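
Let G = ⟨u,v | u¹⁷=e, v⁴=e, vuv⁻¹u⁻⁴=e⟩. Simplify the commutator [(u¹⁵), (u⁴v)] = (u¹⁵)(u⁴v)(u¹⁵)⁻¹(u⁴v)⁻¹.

[(u¹⁵), (u⁴v)] = (u¹⁵)·(u⁴v)·(u¹⁵)⁻¹·(u⁴v)⁻¹.
  (u¹⁵) · (u⁴v) = u²v
  (u²v) · (u²) = u¹⁰v
  (u¹⁰v) · (u¹⁶v³) = u⁶

Answer: u⁶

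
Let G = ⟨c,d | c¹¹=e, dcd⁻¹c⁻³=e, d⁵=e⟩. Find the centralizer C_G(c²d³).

⟨c²d³⟩ ⊆ C_G(c²d³) since powers of c²d³ commute with c²d³; so |C_G(c²d³)| ≥ |⟨c²d³⟩| = 5.
By orbit–stabilizer, |C_G(c²d³)| = |G| / |conj. class of c²d³| = 55 / 11 = 5.
The 5 elements commuting with c²d³ are {e, cd, c²d³, c⁴d², c⁷d⁴}.

Answer: {e, cd, c²d³, c⁴d², c⁷d⁴}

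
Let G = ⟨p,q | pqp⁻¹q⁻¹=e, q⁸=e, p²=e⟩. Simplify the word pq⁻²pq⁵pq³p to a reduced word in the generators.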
- - - -
TASK REQUIREMENTS
Give the listing once more, unchanged in every line.

YOUR SOLUTION
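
Let G = ⟨u,v | u¹⁷=e, v⁴=e, vuv⁻¹u⁻⁴=e⟩. Simplify the commutator [(u¹⁵), (u⁴v)] = (u¹⁵)(u⁴v)(u¹⁵)⁻¹(u⁴v)⁻¹.

[(u¹⁵), (u⁴v)] = (u¹⁵)·(u⁴v)·(u¹⁵)⁻¹·(u⁴v)⁻¹.
  (u¹⁵) · (u⁴v) = u²v
  (u²v) · (u²) = u¹⁰v
  (u¹⁰v) · (u¹⁶v³) = u⁶

Answer: u⁶

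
Let G = ⟨c,d | c¹¹=e, dcd⁻¹c⁻³=e, d⁵=e⟩. Find the centralizer C_G(c²d³).

⟨c²d³⟩ ⊆ C_G(c²d³) since powers of c²d³ commute with c²d³; so |C_G(c²d³)| ≥ |⟨c²d³⟩| = 5.
By orbit–stabilizer, |C_G(c²d³)| = |G| / |conj. class of c²d³| = 55 / 11 = 5.
The 5 elements commuting with c²d³ are {e, cd, c²d³, c⁴d², c⁷d⁴}.

Answer: {e, cd, c²d³, c⁴d², c⁷d⁴}

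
Let G = ⟨p,q | pqp⁻¹q⁻¹=e, q⁸=e, p²=e⟩. Simplify the word pq⁻²pq⁵pq³p to a reduced word in the generators.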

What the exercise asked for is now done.